*YOUR INSTRUCTIONS*. The answer must consist of every record below, transcribed exactly.

*EXERCISE MATERIAL*.

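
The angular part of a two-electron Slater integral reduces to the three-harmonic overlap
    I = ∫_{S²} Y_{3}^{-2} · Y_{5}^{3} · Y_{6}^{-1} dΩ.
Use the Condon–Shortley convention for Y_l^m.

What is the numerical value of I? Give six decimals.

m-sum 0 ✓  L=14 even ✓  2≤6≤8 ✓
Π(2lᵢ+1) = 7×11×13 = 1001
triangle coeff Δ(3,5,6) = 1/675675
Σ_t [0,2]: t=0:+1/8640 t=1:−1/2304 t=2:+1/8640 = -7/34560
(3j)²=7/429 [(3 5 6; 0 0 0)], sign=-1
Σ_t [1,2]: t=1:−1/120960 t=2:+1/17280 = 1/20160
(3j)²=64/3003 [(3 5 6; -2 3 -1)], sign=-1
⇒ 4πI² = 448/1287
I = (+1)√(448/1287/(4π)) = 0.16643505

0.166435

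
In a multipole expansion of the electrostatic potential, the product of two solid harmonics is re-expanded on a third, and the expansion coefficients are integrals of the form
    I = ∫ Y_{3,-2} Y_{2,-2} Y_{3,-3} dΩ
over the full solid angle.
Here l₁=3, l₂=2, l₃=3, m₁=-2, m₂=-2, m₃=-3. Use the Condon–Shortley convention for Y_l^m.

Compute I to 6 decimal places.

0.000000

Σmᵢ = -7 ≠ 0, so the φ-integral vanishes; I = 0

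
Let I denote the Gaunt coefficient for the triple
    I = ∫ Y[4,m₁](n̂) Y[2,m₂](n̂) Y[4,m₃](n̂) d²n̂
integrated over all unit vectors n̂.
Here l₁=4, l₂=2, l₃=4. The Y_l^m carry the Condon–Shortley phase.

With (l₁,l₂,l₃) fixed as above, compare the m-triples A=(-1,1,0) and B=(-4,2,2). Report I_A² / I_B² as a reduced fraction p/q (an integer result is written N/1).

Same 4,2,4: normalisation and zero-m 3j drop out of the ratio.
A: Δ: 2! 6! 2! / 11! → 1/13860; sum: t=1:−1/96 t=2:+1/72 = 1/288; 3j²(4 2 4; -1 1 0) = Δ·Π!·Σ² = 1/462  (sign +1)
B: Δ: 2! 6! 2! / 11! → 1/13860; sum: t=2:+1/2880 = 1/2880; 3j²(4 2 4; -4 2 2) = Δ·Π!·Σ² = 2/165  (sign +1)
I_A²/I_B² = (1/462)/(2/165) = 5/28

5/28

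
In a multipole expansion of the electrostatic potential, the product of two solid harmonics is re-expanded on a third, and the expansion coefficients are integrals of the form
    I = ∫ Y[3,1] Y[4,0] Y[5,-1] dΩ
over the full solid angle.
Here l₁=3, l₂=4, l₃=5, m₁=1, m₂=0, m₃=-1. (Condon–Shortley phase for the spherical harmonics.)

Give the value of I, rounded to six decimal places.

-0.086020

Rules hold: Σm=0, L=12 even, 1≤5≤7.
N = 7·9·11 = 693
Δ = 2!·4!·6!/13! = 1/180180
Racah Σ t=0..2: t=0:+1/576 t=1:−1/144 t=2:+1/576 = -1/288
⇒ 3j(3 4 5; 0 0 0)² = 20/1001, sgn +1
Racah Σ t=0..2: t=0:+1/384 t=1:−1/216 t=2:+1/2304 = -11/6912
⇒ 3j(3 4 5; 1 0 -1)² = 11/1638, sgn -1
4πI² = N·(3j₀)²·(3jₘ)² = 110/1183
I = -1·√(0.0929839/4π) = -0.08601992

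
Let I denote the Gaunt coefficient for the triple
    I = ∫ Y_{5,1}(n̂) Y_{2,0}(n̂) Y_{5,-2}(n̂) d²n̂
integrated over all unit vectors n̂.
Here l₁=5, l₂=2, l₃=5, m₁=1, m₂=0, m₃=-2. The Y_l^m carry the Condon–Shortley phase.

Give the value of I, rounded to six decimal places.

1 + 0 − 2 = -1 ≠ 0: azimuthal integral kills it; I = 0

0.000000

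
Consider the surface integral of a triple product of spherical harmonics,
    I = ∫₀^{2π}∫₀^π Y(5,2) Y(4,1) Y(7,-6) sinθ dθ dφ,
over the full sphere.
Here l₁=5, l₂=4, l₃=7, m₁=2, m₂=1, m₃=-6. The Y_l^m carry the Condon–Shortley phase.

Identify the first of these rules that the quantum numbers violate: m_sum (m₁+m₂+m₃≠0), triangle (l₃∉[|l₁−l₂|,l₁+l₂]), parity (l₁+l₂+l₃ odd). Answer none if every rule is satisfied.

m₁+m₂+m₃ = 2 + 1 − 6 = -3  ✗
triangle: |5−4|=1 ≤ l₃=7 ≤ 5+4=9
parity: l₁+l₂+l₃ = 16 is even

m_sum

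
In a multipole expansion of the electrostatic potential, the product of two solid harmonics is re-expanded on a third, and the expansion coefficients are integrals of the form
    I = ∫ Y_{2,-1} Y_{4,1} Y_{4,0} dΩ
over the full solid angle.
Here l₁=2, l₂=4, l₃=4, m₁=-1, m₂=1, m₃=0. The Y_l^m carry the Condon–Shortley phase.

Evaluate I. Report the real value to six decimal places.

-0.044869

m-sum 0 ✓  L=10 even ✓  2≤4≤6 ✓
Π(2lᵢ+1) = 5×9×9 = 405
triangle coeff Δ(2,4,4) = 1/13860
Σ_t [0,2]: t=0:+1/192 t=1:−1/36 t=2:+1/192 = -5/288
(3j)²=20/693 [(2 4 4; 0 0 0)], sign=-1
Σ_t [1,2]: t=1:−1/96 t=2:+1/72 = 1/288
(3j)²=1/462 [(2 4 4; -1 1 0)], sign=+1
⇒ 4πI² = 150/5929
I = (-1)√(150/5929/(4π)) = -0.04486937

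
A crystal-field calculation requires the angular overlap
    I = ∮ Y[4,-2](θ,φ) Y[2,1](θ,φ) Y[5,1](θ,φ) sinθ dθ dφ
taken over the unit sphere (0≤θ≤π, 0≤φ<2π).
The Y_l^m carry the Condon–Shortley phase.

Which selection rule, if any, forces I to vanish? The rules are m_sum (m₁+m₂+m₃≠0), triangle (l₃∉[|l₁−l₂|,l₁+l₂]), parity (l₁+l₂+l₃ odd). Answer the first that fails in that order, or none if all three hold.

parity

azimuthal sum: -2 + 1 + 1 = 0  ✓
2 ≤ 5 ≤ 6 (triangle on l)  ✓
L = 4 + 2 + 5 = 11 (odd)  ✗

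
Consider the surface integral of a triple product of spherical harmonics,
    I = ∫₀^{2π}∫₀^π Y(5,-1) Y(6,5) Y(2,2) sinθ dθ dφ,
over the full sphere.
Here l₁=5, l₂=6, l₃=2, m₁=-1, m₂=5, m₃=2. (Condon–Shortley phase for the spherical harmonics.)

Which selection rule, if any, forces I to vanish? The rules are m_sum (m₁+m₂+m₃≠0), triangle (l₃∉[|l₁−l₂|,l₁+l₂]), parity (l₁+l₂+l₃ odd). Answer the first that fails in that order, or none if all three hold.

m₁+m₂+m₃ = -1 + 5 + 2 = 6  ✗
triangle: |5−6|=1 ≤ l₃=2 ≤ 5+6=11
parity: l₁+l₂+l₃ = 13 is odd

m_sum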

*EXPECTED ANSWER*.
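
The angular part of a two-electron Slater integral reduces to the three-harmonic overlap
    I = ∫_{S²} Y_{3}^{-2} · Y_{5}^{3} · Y_{6}^{-1} dΩ.
Use the Condon–Shortley convention for Y_l^m.

What is the numerical value of I? Give six decimals.

m-sum 0 ✓  L=14 even ✓  2≤6≤8 ✓
Π(2lᵢ+1) = 7×11×13 = 1001
triangle coeff Δ(3,5,6) = 1/675675
Σ_t [0,2]: t=0:+1/8640 t=1:−1/2304 t=2:+1/8640 = -7/34560
(3j)²=7/429 [(3 5 6; 0 0 0)], sign=-1
Σ_t [1,2]: t=1:−1/120960 t=2:+1/17280 = 1/20160
(3j)²=64/3003 [(3 5 6; -2 3 -1)], sign=-1
⇒ 4πI² = 448/1287
I = (+1)√(448/1287/(4π)) = 0.16643505

0.166435

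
In a multipole expansion of the electrostatic potential, the product of two solid harmonics is re-expanded on a third, and the expansion coefficients are integrals of the form
    I = ∫ Y_{3,-2} Y_{2,-2} Y_{3,-3} dΩ
over the full solid angle.
Here l₁=3, l₂=2, l₃=3, m₁=-2, m₂=-2, m₃=-3. Use the Condon–Shortley convention for Y_l^m.

Compute I to 6 decimal places.

0.000000

Σmᵢ = -7 ≠ 0, so the φ-integral vanishes; I = 0

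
Let I denote the Gaunt coefficient for the triple
    I = ∫ Y[4,m₁](n̂) Y[2,m₂](n̂) Y[4,m₃](n̂) d²n̂
integrated over all unit vectors n̂.
Here l₁=4, l₂=2, l₃=4. The Y_l^m carry the Condon–Shortley phase.

With (l₁,l₂,l₃) fixed as above, compare the m-triples A=(-1,1,0) and B=(-4,2,2). Report I_A² / I_B² as a reduced fraction p/q (an integer result is written N/1).

Same 4,2,4: normalisation and zero-m 3j drop out of the ratio.
A: Δ: 2! 6! 2! / 11! → 1/13860; sum: t=1:−1/96 t=2:+1/72 = 1/288; 3j²(4 2 4; -1 1 0) = Δ·Π!·Σ² = 1/462  (sign +1)
B: Δ: 2! 6! 2! / 11! → 1/13860; sum: t=2:+1/2880 = 1/2880; 3j²(4 2 4; -4 2 2) = Δ·Π!·Σ² = 2/165  (sign +1)
I_A²/I_B² = (1/462)/(2/165) = 5/28

5/28

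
In a multipole expansion of the electrostatic potential, the product of two solid harmonics is re-expanded on a third, and the expansion coefficients are integrals of the form
    I = ∫ Y[3,1] Y[4,0] Y[5,-1] dΩ
over the full solid angle.
Here l₁=3, l₂=4, l₃=5, m₁=1, m₂=0, m₃=-1. (Condon–Shortley phase for the spherical harmonics.)

Give the value of I, rounded to six decimal places.

-0.086020

Rules hold: Σm=0, L=12 even, 1≤5≤7.
N = 7·9·11 = 693
Δ = 2!·4!·6!/13! = 1/180180
Racah Σ t=0..2: t=0:+1/576 t=1:−1/144 t=2:+1/576 = -1/288
⇒ 3j(3 4 5; 0 0 0)² = 20/1001, sgn +1
Racah Σ t=0..2: t=0:+1/384 t=1:−1/216 t=2:+1/2304 = -11/6912
⇒ 3j(3 4 5; 1 0 -1)² = 11/1638, sgn -1
4πI² = N·(3j₀)²·(3jₘ)² = 110/1183
I = -1·√(0.0929839/4π) = -0.08601992

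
Let I denote the Gaunt coefficient for the triple
    I = ∫ Y_{5,1}(n̂) Y_{2,0}(n̂) Y_{5,-2}(n̂) d²n̂
integrated over all unit vectors n̂.
Here l₁=5, l₂=2, l₃=5, m₁=1, m₂=0, m₃=-2. The Y_l^m carry the Condon–Shortley phase.

Give the value of I, rounded to six decimal places.

1 + 0 − 2 = -1 ≠ 0: azimuthal integral kills it; I = 0

0.000000

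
Consider the surface integral of a triple product of spherical harmonics,
    I = ∫₀^{2π}∫₀^π Y(5,2) Y(4,1) Y(7,-6) sinθ dθ dφ,
over the full sphere.
Here l₁=5, l₂=4, l₃=7, m₁=2, m₂=1, m₃=-6. The Y_l^m carry the Condon–Shortley phase.

Identify the first of these rules that the quantum numbers violate: m_sum (m₁+m₂+m₃≠0), triangle (l₃∉[|l₁−l₂|,l₁+l₂]), parity (l₁+l₂+l₃ odd). Answer none if every rule is satisfied.

m₁+m₂+m₃ = 2 + 1 − 6 = -3  ✗
triangle: |5−4|=1 ≤ l₃=7 ≤ 5+4=9
parity: l₁+l₂+l₃ = 16 is even

m_sum

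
In a multipole expansion of the electrostatic potential, the product of two solid harmonics is re-expanded on a third, and the expansion coefficients are integrals of the form
    I = ∫ Y_{2,-1} Y_{4,1} Y_{4,0} dΩ
over the full solid angle.
Here l₁=2, l₂=4, l₃=4, m₁=-1, m₂=1, m₃=0. The Y_l^m carry the Condon–Shortley phase.

Evaluate I. Report the real value to six decimal places.

-0.044869

m-sum 0 ✓  L=10 even ✓  2≤4≤6 ✓
Π(2lᵢ+1) = 5×9×9 = 405
triangle coeff Δ(2,4,4) = 1/13860
Σ_t [0,2]: t=0:+1/192 t=1:−1/36 t=2:+1/192 = -5/288
(3j)²=20/693 [(2 4 4; 0 0 0)], sign=-1
Σ_t [1,2]: t=1:−1/96 t=2:+1/72 = 1/288
(3j)²=1/462 [(2 4 4; -1 1 0)], sign=+1
⇒ 4πI² = 150/5929
I = (-1)√(150/5929/(4π)) = -0.04486937

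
A crystal-field calculation requires the angular overlap
    I = ∮ Y[4,-2](θ,φ) Y[2,1](θ,φ) Y[5,1](θ,φ) sinθ dθ dφ
taken over the unit sphere (0≤θ≤π, 0≤φ<2π).
The Y_l^m carry the Condon–Shortley phase.

Which selection rule, if any, forces I to vanish? The rules are m_sum (m₁+m₂+m₃≠0), triangle (l₃∉[|l₁−l₂|,l₁+l₂]), parity (l₁+l₂+l₃ odd). Answer the first that fails in that order, or none if all three hold.

parity

azimuthal sum: -2 + 1 + 1 = 0  ✓
2 ≤ 5 ≤ 6 (triangle on l)  ✓
L = 4 + 2 + 5 = 11 (odd)  ✗

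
Consider the surface integral of a triple product of spherical harmonics,
    I = ∫₀^{2π}∫₀^π Y(5,-1) Y(6,5) Y(2,2) sinθ dθ dφ,
over the full sphere.
Here l₁=5, l₂=6, l₃=2, m₁=-1, m₂=5, m₃=2. (Condon–Shortley phase for the spherical harmonics.)

Which selection rule, if any, forces I to vanish? The rules are m_sum (m₁+m₂+m₃≠0), triangle (l₃∉[|l₁−l₂|,l₁+l₂]), parity (l₁+l₂+l₃ odd). Answer the first that fails in that order, or none if all three hold.

m₁+m₂+m₃ = -1 + 5 + 2 = 6  ✗
triangle: |5−6|=1 ≤ l₃=2 ≤ 5+6=11
parity: l₁+l₂+l₃ = 13 is odd

m_sum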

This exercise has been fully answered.